#### Source information

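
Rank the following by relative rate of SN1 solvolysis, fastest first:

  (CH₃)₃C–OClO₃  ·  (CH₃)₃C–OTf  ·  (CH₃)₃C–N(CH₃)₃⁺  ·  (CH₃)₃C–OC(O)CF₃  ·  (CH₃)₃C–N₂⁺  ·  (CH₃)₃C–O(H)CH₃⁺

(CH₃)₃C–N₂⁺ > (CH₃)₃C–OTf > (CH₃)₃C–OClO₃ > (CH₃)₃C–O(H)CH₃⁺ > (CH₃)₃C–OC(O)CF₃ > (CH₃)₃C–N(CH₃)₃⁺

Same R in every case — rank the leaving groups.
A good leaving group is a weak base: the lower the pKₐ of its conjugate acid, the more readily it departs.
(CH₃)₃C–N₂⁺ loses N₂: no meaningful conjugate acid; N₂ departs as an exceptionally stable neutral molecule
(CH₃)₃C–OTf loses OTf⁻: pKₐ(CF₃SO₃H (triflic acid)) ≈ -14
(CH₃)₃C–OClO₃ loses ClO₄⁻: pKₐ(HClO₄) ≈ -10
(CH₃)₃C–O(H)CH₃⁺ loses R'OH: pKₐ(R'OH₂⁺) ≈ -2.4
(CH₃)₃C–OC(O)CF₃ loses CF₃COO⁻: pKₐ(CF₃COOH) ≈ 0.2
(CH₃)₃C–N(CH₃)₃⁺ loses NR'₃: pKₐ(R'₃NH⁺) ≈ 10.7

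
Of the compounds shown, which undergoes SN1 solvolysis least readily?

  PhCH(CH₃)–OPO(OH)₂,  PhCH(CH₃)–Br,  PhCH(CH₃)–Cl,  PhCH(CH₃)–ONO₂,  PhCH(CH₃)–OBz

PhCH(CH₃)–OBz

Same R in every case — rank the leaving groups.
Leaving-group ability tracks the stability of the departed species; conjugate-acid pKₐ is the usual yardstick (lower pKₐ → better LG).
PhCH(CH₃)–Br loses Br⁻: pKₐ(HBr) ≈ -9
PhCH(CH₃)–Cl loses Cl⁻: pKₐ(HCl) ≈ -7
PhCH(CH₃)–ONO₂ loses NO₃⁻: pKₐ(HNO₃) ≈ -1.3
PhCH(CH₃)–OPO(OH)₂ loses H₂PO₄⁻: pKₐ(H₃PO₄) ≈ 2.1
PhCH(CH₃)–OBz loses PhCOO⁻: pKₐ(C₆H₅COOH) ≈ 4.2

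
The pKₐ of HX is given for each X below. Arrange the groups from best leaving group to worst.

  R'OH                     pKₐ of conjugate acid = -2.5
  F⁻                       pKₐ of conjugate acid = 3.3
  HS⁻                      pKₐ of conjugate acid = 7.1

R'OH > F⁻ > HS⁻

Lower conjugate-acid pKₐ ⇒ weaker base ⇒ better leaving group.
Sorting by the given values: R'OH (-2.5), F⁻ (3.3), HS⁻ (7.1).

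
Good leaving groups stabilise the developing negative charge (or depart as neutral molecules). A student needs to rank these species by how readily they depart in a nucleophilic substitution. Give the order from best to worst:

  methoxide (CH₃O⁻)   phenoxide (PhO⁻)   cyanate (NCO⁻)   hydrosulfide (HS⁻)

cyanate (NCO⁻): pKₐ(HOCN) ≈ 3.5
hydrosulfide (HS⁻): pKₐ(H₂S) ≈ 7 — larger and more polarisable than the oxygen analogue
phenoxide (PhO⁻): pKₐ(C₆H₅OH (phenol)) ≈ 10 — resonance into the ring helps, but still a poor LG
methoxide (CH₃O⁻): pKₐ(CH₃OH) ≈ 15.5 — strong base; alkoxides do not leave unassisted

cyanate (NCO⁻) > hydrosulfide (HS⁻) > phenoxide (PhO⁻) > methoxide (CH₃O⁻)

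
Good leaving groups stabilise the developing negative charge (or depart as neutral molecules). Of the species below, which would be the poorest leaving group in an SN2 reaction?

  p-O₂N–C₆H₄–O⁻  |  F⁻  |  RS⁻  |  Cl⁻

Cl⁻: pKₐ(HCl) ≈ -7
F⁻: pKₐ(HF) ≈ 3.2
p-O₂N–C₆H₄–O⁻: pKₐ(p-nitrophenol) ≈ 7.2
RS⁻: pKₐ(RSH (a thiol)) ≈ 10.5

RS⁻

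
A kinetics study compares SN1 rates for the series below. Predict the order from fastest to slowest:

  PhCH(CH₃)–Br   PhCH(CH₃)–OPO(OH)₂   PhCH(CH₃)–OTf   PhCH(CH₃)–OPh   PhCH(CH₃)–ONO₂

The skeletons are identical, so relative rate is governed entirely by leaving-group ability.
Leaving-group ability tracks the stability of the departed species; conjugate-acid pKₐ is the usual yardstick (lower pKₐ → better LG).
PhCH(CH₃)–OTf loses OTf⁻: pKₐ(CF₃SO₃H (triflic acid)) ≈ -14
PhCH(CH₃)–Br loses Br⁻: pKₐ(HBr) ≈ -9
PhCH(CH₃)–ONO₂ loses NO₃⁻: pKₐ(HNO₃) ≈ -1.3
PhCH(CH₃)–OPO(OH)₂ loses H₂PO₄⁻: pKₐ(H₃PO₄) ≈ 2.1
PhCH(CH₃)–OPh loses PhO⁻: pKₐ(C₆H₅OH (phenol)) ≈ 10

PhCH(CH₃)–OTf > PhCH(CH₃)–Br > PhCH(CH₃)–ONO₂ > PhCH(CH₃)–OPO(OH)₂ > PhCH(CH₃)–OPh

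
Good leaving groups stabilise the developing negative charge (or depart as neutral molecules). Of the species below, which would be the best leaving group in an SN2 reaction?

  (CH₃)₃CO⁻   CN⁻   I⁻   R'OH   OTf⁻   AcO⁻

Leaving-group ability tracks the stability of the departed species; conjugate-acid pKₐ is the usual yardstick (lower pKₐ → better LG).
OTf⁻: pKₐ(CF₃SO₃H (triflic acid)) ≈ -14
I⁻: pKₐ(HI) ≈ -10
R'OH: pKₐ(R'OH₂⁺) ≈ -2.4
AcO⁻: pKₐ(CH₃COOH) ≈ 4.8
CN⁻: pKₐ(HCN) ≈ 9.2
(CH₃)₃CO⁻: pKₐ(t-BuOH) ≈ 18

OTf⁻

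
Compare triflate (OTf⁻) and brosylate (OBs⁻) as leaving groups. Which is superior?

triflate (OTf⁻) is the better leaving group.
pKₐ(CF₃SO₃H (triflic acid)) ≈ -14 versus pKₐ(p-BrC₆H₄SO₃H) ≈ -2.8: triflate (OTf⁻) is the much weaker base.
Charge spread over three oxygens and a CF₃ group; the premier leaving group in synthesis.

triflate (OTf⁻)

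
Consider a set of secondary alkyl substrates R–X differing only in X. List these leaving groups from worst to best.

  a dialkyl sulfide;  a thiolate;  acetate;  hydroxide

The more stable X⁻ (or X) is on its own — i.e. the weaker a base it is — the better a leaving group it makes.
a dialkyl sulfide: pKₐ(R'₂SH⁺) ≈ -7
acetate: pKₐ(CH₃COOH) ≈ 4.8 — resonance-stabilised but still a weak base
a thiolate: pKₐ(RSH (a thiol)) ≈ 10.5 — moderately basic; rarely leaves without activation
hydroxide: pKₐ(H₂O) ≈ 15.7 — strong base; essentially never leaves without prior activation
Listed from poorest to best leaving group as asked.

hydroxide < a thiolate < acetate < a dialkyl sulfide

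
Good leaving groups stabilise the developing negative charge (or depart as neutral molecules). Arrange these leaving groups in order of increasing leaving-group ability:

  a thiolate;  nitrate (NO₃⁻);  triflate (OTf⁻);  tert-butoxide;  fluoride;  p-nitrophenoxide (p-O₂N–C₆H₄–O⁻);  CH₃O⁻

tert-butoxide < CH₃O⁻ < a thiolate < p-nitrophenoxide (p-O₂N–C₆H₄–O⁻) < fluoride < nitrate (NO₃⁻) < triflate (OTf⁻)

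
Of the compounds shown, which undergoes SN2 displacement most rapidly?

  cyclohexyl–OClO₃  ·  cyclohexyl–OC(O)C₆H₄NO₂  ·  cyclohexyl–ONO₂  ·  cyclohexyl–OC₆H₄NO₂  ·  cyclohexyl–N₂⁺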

########

→ **Work required**: Word for word, restate the entries from the first line to the line that has "molecules). A student", both included, and nothing else.

→ **Answer for the task**:
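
Rank the following by relative rate of SN1 solvolysis, fastest first:

  (CH₃)₃C–OClO₃  ·  (CH₃)₃C–OTf  ·  (CH₃)₃C–N(CH₃)₃⁺  ·  (CH₃)₃C–OC(O)CF₃  ·  (CH₃)₃C–N₂⁺  ·  (CH₃)₃C–O(H)CH₃⁺

(CH₃)₃C–N₂⁺ > (CH₃)₃C–OTf > (CH₃)₃C–OClO₃ > (CH₃)₃C–O(H)CH₃⁺ > (CH₃)₃C–OC(O)CF₃ > (CH₃)₃C–N(CH₃)₃⁺

Same R in every case — rank the leaving groups.
A good leaving group is a weak base: the lower the pKₐ of its conjugate acid, the more readily it departs.
(CH₃)₃C–N₂⁺ loses N₂: no meaningful conjugate acid; N₂ departs as an exceptionally stable neutral molecule
(CH₃)₃C–OTf loses OTf⁻: pKₐ(CF₃SO₃H (triflic acid)) ≈ -14
(CH₃)₃C–OClO₃ loses ClO₄⁻: pKₐ(HClO₄) ≈ -10
(CH₃)₃C–O(H)CH₃⁺ loses R'OH: pKₐ(R'OH₂⁺) ≈ -2.4
(CH₃)₃C–OC(O)CF₃ loses CF₃COO⁻: pKₐ(CF₃COOH) ≈ 0.2
(CH₃)₃C–N(CH₃)₃⁺ loses NR'₃: pKₐ(R'₃NH⁺) ≈ 10.7

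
Of the compounds shown, which undergoes SN1 solvolysis least readily?

  PhCH(CH₃)–OPO(OH)₂,  PhCH(CH₃)–Br,  PhCH(CH₃)–Cl,  PhCH(CH₃)–ONO₂,  PhCH(CH₃)–OBz

PhCH(CH₃)–OBz

Same R in every case — rank the leaving groups.
Leaving-group ability tracks the stability of the departed species; conjugate-acid pKₐ is the usual yardstick (lower pKₐ → better LG).
PhCH(CH₃)–Br loses Br⁻: pKₐ(HBr) ≈ -9
PhCH(CH₃)–Cl loses Cl⁻: pKₐ(HCl) ≈ -7
PhCH(CH₃)–ONO₂ loses NO₃⁻: pKₐ(HNO₃) ≈ -1.3
PhCH(CH₃)–OPO(OH)₂ loses H₂PO₄⁻: pKₐ(H₃PO₄) ≈ 2.1
PhCH(CH₃)–OBz loses PhCOO⁻: pKₐ(C₆H₅COOH) ≈ 4.2

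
The pKₐ of HX is given for each X below. Arrange the groups from best leaving group to worst.

  R'OH                     pKₐ of conjugate acid = -2.5
  F⁻                       pKₐ of conjugate acid = 3.3
  HS⁻                      pKₐ of conjugate acid = 7.1

R'OH > F⁻ > HS⁻

Lower conjugate-acid pKₐ ⇒ weaker base ⇒ better leaving group.
Sorting by the given values: R'OH (-2.5), F⁻ (3.3), HS⁻ (7.1).

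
Good leaving groups stabilise the developing negative charge (or depart as neutral molecules). A student needs to rank these species by how readily they depart in a nucleophilic substitution. Give the order from best to worst: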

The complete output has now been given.